### [TASK ITEM]
Set out exactly, line by line, the stretch of data below that begins at the line containing "Ka₁ = 7.26e-03" and ends at the line containing "Ka = 3.95e-07", with both ends kept.

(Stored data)
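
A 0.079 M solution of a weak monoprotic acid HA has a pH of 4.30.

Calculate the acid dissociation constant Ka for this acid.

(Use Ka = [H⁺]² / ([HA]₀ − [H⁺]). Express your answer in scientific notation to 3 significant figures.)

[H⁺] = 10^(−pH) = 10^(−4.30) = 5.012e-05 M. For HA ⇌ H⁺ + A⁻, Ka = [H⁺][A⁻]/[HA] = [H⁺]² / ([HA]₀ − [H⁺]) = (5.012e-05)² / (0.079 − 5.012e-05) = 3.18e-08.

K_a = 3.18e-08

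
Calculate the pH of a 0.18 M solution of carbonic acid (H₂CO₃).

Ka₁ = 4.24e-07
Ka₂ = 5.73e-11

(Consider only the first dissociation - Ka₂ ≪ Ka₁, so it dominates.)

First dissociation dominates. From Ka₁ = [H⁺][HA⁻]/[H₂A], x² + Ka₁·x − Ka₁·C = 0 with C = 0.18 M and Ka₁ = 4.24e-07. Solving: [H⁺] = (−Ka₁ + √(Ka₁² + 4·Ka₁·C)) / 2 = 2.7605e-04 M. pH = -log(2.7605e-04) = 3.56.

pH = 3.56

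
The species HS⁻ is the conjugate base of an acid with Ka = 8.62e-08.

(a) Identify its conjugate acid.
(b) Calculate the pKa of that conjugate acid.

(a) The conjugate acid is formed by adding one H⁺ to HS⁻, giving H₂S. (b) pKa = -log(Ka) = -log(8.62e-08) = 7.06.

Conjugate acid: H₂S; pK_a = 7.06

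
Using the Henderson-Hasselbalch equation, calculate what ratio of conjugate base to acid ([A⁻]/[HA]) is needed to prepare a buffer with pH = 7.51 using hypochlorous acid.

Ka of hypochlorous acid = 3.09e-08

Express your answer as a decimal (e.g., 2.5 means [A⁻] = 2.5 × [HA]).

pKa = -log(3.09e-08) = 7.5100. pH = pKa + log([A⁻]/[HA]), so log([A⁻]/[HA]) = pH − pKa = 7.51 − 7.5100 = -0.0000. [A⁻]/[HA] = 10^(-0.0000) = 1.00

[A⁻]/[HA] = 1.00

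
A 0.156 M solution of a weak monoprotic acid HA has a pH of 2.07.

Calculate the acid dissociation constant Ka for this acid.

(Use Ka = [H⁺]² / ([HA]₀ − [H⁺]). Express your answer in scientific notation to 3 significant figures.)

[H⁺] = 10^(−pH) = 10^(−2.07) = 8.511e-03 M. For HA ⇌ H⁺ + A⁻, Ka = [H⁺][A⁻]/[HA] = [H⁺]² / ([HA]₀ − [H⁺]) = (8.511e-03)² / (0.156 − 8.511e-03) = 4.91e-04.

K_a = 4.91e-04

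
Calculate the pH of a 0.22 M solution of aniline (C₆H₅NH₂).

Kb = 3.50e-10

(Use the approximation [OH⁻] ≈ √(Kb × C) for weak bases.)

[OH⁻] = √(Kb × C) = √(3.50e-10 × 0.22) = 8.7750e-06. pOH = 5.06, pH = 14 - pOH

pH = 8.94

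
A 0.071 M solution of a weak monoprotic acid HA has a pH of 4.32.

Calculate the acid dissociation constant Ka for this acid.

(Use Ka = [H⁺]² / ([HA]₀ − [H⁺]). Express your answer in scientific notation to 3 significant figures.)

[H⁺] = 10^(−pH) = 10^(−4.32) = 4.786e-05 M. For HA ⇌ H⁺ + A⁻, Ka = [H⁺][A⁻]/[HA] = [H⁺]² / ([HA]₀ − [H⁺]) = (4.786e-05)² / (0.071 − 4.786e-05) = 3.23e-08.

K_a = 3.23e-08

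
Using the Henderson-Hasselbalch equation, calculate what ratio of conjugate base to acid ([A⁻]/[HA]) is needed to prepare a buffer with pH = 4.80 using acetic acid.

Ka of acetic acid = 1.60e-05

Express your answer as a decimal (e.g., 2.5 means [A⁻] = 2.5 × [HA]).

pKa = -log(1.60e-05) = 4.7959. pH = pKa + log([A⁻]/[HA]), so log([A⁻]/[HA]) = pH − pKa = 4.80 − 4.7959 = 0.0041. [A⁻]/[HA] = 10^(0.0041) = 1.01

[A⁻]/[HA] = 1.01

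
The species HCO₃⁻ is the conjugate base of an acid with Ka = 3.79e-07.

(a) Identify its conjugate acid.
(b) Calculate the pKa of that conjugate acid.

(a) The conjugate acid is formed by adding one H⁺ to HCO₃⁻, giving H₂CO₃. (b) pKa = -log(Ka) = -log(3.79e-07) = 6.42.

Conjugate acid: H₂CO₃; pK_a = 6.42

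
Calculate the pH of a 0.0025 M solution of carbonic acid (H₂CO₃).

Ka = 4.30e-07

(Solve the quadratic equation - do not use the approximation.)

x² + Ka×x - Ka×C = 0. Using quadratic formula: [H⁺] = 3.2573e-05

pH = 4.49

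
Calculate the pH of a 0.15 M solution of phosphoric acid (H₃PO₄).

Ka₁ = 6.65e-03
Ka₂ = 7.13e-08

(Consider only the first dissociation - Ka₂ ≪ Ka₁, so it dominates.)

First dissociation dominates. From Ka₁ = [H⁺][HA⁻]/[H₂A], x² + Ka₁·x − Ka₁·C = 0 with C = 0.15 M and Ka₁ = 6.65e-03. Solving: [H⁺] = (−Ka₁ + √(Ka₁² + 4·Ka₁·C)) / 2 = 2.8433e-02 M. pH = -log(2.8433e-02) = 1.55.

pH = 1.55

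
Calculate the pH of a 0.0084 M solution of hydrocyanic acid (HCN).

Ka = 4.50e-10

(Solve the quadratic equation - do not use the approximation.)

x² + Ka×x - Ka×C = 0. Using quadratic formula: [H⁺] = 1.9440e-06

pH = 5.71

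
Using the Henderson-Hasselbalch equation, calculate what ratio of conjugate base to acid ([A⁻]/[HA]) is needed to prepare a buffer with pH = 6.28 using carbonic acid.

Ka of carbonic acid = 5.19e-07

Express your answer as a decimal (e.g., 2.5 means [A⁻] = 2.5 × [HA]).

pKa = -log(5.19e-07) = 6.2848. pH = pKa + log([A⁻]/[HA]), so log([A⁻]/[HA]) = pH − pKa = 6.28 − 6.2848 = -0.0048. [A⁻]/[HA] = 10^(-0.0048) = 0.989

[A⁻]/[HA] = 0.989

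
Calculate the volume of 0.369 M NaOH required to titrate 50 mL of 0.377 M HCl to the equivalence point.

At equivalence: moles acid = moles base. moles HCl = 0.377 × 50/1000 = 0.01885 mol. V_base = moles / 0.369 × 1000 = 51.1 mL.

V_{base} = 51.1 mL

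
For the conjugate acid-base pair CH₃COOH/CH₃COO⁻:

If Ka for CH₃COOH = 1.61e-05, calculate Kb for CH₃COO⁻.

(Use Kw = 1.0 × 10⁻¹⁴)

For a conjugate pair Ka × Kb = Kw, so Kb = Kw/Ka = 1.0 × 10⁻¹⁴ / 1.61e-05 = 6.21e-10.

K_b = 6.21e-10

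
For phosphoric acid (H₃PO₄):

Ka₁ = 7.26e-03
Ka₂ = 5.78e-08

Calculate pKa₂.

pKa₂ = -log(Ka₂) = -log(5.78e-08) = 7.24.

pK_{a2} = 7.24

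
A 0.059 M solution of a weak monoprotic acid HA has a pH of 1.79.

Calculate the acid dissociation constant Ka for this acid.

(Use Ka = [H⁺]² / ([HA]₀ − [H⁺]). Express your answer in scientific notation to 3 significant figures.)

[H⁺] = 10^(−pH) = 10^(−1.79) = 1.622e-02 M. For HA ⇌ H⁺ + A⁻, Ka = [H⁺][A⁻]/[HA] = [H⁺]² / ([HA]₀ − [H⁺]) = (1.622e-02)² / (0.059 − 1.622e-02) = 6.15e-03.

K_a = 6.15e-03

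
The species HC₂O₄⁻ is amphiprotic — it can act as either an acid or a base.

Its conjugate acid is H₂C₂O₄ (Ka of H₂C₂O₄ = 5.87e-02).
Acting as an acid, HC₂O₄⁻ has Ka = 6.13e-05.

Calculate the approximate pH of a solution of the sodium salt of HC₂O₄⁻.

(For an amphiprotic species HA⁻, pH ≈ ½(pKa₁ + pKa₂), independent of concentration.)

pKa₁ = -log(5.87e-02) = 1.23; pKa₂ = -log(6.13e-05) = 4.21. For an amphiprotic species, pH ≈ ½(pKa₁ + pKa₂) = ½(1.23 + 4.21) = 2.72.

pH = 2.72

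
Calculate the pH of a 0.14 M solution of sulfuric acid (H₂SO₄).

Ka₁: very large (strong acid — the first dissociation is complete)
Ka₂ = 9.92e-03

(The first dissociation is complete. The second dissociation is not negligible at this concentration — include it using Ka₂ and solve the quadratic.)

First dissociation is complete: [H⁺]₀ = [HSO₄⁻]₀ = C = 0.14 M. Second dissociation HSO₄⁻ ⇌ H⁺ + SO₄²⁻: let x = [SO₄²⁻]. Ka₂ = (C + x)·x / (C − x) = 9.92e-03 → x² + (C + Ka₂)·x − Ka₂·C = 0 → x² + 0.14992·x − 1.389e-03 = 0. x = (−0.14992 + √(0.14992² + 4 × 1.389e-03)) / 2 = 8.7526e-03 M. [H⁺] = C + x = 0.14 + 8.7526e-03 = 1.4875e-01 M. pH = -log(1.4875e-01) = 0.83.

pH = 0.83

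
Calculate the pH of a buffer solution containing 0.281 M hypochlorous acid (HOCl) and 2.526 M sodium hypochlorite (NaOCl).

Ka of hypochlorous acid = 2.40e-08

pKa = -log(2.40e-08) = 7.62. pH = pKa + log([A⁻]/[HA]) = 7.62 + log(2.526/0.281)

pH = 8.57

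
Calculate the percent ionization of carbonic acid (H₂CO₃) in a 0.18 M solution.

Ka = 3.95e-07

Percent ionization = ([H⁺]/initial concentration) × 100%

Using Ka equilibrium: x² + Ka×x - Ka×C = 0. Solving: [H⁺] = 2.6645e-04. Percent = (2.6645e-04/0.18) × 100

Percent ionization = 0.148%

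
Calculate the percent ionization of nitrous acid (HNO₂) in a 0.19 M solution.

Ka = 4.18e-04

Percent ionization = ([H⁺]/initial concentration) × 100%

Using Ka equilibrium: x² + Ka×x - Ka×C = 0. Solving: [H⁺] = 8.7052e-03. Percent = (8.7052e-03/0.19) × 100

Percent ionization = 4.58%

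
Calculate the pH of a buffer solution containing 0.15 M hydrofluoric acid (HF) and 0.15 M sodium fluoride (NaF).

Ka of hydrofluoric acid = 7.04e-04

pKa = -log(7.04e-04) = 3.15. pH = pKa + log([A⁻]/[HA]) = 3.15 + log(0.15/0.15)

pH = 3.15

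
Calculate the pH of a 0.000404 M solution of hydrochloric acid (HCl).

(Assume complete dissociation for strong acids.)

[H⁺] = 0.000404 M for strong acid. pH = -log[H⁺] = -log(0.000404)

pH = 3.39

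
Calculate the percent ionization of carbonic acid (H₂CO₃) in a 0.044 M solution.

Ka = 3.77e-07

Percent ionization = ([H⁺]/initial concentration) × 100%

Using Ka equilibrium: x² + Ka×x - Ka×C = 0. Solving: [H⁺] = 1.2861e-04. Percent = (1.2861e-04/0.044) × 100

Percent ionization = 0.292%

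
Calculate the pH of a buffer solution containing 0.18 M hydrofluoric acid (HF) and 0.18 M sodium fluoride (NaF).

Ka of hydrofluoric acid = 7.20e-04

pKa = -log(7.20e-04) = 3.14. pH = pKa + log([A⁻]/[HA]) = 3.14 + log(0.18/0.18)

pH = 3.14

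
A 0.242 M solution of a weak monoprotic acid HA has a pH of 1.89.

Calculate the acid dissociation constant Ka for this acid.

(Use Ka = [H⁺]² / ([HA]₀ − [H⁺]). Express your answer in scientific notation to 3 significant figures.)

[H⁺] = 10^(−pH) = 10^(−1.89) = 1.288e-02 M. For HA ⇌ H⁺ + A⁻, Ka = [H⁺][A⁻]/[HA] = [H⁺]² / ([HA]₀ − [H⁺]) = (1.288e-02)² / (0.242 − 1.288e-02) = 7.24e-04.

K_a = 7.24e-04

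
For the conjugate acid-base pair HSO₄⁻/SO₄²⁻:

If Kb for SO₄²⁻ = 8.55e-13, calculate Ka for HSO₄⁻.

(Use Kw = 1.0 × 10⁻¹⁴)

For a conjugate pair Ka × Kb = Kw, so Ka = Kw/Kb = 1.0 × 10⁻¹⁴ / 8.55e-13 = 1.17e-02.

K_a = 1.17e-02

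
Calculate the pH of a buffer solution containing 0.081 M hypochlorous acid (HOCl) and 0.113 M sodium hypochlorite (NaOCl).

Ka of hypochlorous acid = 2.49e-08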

### [ANSWER TO THE EXERCISE]
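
Ka₁ = 7.26e-03
Ka₂ = 5.78e-08

Calculate pKa₂.

pKa₂ = -log(Ka₂) = -log(5.78e-08) = 7.24.

pK_{a2} = 7.24

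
A 0.059 M solution of a weak monoprotic acid HA has a pH of 1.79.

Calculate the acid dissociation constant Ka for this acid.

(Use Ka = [H⁺]² / ([HA]₀ − [H⁺]). Express your answer in scientific notation to 3 significant figures.)

[H⁺] = 10^(−pH) = 10^(−1.79) = 1.622e-02 M. For HA ⇌ H⁺ + A⁻, Ka = [H⁺][A⁻]/[HA] = [H⁺]² / ([HA]₀ − [H⁺]) = (1.622e-02)² / (0.059 − 1.622e-02) = 6.15e-03.

K_a = 6.15e-03

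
The species HC₂O₄⁻ is amphiprotic — it can act as either an acid or a base.

Its conjugate acid is H₂C₂O₄ (Ka of H₂C₂O₄ = 5.87e-02).
Acting as an acid, HC₂O₄⁻ has Ka = 6.13e-05.

Calculate the approximate pH of a solution of the sodium salt of HC₂O₄⁻.

(For an amphiprotic species HA⁻, pH ≈ ½(pKa₁ + pKa₂), independent of concentration.)

pKa₁ = -log(5.87e-02) = 1.23; pKa₂ = -log(6.13e-05) = 4.21. For an amphiprotic species, pH ≈ ½(pKa₁ + pKa₂) = ½(1.23 + 4.21) = 2.72.

pH = 2.72

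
Calculate the pH of a 0.14 M solution of sulfuric acid (H₂SO₄).

Ka₁: very large (strong acid — the first dissociation is complete)
Ka₂ = 9.92e-03

(The first dissociation is complete. The second dissociation is not negligible at this concentration — include it using Ka₂ and solve the quadratic.)

First dissociation is complete: [H⁺]₀ = [HSO₄⁻]₀ = C = 0.14 M. Second dissociation HSO₄⁻ ⇌ H⁺ + SO₄²⁻: let x = [SO₄²⁻]. Ka₂ = (C + x)·x / (C − x) = 9.92e-03 → x² + (C + Ka₂)·x − Ka₂·C = 0 → x² + 0.14992·x − 1.389e-03 = 0. x = (−0.14992 + √(0.14992² + 4 × 1.389e-03)) / 2 = 8.7526e-03 M. [H⁺] = C + x = 0.14 + 8.7526e-03 = 1.4875e-01 M. pH = -log(1.4875e-01) = 0.83.

pH = 0.83

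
Calculate the pH of a buffer solution containing 0.281 M hypochlorous acid (HOCl) and 2.526 M sodium hypochlorite (NaOCl).

Ka of hypochlorous acid = 2.40e-08

pKa = -log(2.40e-08) = 7.62. pH = pKa + log([A⁻]/[HA]) = 7.62 + log(2.526/0.281)

pH = 8.57

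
Calculate the percent ionization of carbonic acid (H₂CO₃) in a 0.18 M solution.

Ka = 3.95e-07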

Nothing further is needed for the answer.